Content starts

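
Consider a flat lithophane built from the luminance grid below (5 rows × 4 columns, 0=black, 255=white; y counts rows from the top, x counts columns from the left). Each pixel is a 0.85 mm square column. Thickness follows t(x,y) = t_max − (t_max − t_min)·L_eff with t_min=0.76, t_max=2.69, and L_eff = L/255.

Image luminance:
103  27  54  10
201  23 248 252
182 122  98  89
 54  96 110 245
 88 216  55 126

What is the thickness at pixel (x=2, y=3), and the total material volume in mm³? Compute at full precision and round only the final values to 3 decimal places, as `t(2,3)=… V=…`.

span = t_max - t_min = 2.69 - 0.76 = 1.930
L(2,3) = 110, L_eff = 110/255 = 0.431373
t(2,3) = 2.69 - 1.930·0.431373 = 1.857
Σt over all 5·4 pixels = 908893/25500 ≈ 35.6428627
V = pitch²·Σt = 0.85²·908893/25500 = 25.752

t(2,3)=1.857 V=25.752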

Content ends

• **WORK REQUEST**: Down to the last line, retype the entries above exactly.

• **FINISHED EXERCISE**:
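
Consider a flat lithophane built from the luminance grid below (5 rows × 4 columns, 0=black, 255=white; y counts rows from the top, x counts columns from the left). Each pixel is a 0.85 mm square column. Thickness follows t(x,y) = t_max − (t_max − t_min)·L_eff with t_min=0.76, t_max=2.69, and L_eff = L/255.

Image luminance:
103  27  54  10
201  23 248 252
182 122  98  89
 54  96 110 245
 88 216  55 126

What is the thickness at pixel (x=2, y=3), and the total material volume in mm³? Compute at full precision and round only the final values to 3 decimal places, as `t(2,3)=… V=…`.

span = t_max - t_min = 2.69 - 0.76 = 1.930
L(2,3) = 110, L_eff = 110/255 = 0.431373
t(2,3) = 2.69 - 1.930·0.431373 = 1.857
Σt over all 5·4 pixels = 908893/25500 ≈ 35.6428627
V = pitch²·Σt = 0.85²·908893/25500 = 25.752

t(2,3)=1.857 V=25.752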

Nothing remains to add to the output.